Given data →
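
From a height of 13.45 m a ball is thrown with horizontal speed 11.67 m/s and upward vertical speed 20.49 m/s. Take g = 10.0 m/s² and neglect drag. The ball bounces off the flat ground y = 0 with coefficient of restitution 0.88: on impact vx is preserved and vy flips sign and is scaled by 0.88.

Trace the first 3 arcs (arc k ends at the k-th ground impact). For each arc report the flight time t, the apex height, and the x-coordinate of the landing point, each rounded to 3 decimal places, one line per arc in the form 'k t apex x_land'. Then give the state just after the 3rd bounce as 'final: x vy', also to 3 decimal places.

1 4.674 34.442 54.541
2 4.619 26.672 108.447
3 4.065 20.655 155.885
final: 155.885 17.886

Arc 1: start y=13.450, vy=20.490 → t=4.674, apex=34.442, x_land=54.541, impact vy=-26.246
  bounce: vy ← 0.88·26.246 = 23.096
Arc 2: start y=0.000, vy=23.096 → t=4.619, apex=26.672, x_land=108.447, impact vy=-23.096
  bounce: vy ← 0.88·23.096 = 20.325
Arc 3: start y=0.000, vy=20.325 → t=4.065, apex=20.655, x_land=155.885, impact vy=-20.325
  bounce: vy ← 0.88·20.325 = 17.886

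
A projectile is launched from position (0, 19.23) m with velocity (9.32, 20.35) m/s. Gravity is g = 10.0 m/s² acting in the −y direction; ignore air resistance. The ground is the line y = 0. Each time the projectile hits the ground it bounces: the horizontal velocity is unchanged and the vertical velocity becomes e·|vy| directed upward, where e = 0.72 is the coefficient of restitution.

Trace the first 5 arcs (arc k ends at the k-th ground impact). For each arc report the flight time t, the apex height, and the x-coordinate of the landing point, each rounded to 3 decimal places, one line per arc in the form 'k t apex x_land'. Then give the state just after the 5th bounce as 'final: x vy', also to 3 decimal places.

Arc 1: start y=19.230, vy=20.350 → t=4.861, apex=39.936, x_land=45.306, impact vy=-28.262
  bounce: vy ← 0.72·28.262 = 20.348
Arc 2: start y=0.000, vy=20.348 → t=4.070, apex=20.703, x_land=83.236, impact vy=-20.348
  bounce: vy ← 0.72·20.348 = 14.651
Arc 3: start y=0.000, vy=14.651 → t=2.930, apex=10.732, x_land=110.545, impact vy=-14.651
  bounce: vy ← 0.72·14.651 = 10.549
Arc 4: start y=0.000, vy=10.549 → t=2.110, apex=5.564, x_land=130.207, impact vy=-10.549
  bounce: vy ← 0.72·10.549 = 7.595
Arc 5: start y=0.000, vy=7.595 → t=1.519, apex=2.884, x_land=144.364, impact vy=-7.595
  bounce: vy ← 0.72·7.595 = 5.468

1 4.861 39.936 45.306
2 4.070 20.703 83.236
3 2.930 10.732 110.545
4 2.110 5.564 130.207
5 1.519 2.884 144.364
final: 144.364 5.468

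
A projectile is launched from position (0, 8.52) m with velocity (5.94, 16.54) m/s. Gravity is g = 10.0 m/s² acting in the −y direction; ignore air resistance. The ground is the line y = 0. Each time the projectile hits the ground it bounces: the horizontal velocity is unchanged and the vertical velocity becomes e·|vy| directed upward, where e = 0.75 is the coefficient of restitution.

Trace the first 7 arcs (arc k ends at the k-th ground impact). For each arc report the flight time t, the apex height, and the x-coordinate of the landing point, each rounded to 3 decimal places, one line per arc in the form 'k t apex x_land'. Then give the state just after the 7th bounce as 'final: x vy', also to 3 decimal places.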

Problem details → Word for word, repeat the data from its first line through the line with "A projectile is launched from position (0, 19.23)", including both of those lines and no others.

The completed task →
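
From a height of 13.45 m a ball is thrown with horizontal speed 11.67 m/s and upward vertical speed 20.49 m/s. Take g = 10.0 m/s² and neglect drag. The ball bounces off the flat ground y = 0 with coefficient of restitution 0.88: on impact vx is preserved and vy flips sign and is scaled by 0.88.

Trace the first 3 arcs (arc k ends at the k-th ground impact). For each arc report the flight time t, the apex height, and the x-coordinate of the landing point, each rounded to 3 decimal places, one line per arc in the form 'k t apex x_land'. Then give the state just after the 3rd bounce as 'final: x vy', also to 3 decimal places.

1 4.674 34.442 54.541
2 4.619 26.672 108.447
3 4.065 20.655 155.885
final: 155.885 17.886

Arc 1: start y=13.450, vy=20.490 → t=4.674, apex=34.442, x_land=54.541, impact vy=-26.246
  bounce: vy ← 0.88·26.246 = 23.096
Arc 2: start y=0.000, vy=23.096 → t=4.619, apex=26.672, x_land=108.447, impact vy=-23.096
  bounce: vy ← 0.88·23.096 = 20.325
Arc 3: start y=0.000, vy=20.325 → t=4.065, apex=20.655, x_land=155.885, impact vy=-20.325
  bounce: vy ← 0.88·20.325 = 17.886

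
A projectile is launched from position (0, 19.23) m with velocity (9.32, 20.35) m/s. Gravity is g = 10.0 m/s² acting in the −y direction; ignore air resistance. The ground is the line y = 0. Each time the projectile hits the ground it bounces: the horizontal velocity is unchanged and the vertical velocity becomes e·|vy| directed upward, where e = 0.72 is the coefficient of restitution.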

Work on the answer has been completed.